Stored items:
»»

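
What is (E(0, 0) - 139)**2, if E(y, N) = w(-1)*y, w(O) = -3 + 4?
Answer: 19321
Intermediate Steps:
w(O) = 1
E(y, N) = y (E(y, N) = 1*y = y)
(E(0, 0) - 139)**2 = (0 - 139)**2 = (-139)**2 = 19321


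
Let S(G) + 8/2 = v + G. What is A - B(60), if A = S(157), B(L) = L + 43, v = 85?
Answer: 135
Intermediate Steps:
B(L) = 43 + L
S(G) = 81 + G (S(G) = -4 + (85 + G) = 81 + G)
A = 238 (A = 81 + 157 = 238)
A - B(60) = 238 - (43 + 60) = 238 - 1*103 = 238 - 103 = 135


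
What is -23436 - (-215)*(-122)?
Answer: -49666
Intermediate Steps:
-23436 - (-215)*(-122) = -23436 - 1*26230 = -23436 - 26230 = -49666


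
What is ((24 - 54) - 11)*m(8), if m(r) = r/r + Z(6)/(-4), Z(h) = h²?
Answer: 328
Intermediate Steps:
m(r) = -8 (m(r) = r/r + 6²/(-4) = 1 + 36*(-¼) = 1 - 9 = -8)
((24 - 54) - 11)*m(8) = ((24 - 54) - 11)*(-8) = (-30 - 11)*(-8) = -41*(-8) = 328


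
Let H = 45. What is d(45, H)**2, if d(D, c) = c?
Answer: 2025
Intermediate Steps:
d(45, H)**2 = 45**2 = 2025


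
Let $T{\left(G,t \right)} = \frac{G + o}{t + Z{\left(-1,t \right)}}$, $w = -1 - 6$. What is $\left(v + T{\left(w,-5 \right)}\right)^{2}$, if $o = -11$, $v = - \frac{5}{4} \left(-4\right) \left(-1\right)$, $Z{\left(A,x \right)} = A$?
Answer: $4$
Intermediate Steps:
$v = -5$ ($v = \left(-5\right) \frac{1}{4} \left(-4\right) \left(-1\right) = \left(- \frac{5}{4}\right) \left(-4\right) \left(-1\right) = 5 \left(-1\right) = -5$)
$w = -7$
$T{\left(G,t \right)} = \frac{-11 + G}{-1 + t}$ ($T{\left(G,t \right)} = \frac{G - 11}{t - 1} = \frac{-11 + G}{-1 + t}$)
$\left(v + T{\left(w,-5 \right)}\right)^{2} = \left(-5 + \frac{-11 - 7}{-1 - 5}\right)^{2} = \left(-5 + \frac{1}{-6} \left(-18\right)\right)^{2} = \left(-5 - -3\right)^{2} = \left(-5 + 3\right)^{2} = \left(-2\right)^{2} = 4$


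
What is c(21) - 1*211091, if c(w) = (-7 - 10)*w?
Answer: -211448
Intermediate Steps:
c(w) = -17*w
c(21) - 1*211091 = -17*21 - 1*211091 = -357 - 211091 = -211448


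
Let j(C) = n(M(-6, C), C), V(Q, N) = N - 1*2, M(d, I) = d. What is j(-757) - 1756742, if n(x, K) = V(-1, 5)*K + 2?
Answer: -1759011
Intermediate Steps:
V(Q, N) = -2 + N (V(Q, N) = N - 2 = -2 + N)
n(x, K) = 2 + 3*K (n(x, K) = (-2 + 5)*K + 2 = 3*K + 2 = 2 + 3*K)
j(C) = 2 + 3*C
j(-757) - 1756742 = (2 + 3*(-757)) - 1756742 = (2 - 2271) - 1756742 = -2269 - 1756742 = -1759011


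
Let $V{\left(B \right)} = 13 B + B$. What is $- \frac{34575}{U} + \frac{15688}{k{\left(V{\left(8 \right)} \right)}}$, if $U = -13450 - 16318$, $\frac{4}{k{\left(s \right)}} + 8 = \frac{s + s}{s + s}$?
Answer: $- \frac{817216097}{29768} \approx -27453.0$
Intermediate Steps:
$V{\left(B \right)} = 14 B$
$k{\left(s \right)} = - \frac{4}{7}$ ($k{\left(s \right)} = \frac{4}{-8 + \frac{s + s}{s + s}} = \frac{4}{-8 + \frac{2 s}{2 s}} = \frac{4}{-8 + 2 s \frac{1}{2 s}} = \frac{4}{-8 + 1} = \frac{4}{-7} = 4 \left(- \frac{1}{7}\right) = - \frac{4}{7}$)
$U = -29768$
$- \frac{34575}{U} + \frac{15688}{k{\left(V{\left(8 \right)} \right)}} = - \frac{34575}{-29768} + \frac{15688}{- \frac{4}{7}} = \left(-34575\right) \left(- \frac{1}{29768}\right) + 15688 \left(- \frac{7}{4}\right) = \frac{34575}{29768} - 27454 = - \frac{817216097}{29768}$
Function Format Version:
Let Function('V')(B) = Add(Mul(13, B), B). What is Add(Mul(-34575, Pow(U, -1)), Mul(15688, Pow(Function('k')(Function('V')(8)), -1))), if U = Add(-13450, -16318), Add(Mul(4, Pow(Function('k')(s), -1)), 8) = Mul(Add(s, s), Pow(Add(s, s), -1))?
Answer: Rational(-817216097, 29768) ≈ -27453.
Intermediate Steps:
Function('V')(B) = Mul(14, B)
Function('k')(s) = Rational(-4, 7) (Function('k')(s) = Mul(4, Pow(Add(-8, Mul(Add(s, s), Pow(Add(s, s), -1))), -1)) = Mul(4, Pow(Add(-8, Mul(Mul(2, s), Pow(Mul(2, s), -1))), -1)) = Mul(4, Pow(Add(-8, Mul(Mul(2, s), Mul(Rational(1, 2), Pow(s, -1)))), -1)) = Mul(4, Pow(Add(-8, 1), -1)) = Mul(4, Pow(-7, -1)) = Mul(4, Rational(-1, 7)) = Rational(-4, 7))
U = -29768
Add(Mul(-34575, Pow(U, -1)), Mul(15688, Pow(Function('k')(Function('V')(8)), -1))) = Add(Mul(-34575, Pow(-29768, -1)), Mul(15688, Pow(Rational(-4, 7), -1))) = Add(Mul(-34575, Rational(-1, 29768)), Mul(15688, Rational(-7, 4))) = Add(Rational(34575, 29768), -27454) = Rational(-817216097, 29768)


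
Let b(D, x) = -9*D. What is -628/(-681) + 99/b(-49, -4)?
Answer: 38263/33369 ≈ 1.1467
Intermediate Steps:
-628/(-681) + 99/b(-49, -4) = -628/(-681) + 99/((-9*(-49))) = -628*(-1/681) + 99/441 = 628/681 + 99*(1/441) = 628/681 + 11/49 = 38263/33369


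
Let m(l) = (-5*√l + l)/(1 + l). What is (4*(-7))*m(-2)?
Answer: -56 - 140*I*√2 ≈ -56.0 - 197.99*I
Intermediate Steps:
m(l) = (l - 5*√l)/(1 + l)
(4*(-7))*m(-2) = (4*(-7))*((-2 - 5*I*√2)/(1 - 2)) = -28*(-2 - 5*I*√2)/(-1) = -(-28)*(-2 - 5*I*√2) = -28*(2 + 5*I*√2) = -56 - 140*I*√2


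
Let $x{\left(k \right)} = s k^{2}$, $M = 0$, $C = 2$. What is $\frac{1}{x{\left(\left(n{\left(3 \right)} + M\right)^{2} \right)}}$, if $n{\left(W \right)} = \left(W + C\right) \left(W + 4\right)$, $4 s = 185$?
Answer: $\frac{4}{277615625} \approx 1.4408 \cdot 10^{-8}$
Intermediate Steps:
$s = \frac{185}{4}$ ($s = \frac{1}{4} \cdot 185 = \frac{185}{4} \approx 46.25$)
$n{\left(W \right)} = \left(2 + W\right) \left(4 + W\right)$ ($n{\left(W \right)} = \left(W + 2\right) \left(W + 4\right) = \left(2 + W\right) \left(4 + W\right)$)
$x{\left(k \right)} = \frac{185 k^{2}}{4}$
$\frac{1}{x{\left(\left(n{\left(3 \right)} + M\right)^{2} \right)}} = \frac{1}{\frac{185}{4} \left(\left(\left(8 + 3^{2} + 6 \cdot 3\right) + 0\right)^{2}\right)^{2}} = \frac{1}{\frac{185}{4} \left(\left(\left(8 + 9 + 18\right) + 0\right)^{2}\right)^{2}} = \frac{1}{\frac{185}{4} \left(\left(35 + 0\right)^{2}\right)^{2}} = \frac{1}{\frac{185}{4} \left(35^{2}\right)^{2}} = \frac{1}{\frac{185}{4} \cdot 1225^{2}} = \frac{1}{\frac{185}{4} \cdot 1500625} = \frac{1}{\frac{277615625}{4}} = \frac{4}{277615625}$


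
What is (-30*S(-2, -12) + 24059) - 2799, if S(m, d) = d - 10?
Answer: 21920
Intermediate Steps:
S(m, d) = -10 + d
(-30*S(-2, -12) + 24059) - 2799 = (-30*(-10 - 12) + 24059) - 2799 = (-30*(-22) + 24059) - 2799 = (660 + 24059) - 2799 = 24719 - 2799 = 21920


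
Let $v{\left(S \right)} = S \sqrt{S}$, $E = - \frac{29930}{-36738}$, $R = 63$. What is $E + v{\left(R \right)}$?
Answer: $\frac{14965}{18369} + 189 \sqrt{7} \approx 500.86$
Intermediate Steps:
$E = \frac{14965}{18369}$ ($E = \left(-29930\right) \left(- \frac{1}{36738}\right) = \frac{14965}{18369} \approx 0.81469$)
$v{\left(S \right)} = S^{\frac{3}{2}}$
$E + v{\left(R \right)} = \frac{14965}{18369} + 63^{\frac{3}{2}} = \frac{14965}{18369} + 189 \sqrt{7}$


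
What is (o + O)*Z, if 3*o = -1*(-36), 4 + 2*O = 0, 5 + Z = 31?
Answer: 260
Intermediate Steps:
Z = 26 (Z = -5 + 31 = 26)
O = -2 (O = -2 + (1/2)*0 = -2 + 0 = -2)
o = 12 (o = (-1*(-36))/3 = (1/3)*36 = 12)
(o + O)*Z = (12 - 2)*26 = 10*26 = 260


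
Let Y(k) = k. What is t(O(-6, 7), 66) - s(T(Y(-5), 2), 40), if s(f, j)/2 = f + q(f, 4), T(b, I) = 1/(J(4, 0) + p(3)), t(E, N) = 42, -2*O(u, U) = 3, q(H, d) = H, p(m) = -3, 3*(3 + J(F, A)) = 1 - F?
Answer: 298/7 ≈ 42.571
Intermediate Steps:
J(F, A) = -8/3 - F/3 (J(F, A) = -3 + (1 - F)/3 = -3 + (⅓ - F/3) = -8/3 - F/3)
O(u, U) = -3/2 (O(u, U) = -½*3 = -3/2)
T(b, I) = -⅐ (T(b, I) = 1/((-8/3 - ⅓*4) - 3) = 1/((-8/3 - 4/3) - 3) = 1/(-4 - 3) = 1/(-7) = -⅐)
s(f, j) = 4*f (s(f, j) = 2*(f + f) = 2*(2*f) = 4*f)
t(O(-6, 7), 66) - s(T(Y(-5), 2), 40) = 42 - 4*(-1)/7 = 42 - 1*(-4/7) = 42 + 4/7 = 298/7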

««

Exercise details: Set down, exactly as they stand above, the lines starting with the line with "Let S(G) + 8/2" and going on through the line with "What is -23436 - (-215)*(-122)?", and no others.

Solution to this task:
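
Let S(G) + 8/2 = v + G. What is A - B(60), if A = S(157), B(L) = L + 43, v = 85?
Answer: 135
Intermediate Steps:
B(L) = 43 + L
S(G) = 81 + G (S(G) = -4 + (85 + G) = 81 + G)
A = 238 (A = 81 + 157 = 238)
A - B(60) = 238 - (43 + 60) = 238 - 1*103 = 238 - 103 = 135


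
What is -23436 - (-215)*(-122)?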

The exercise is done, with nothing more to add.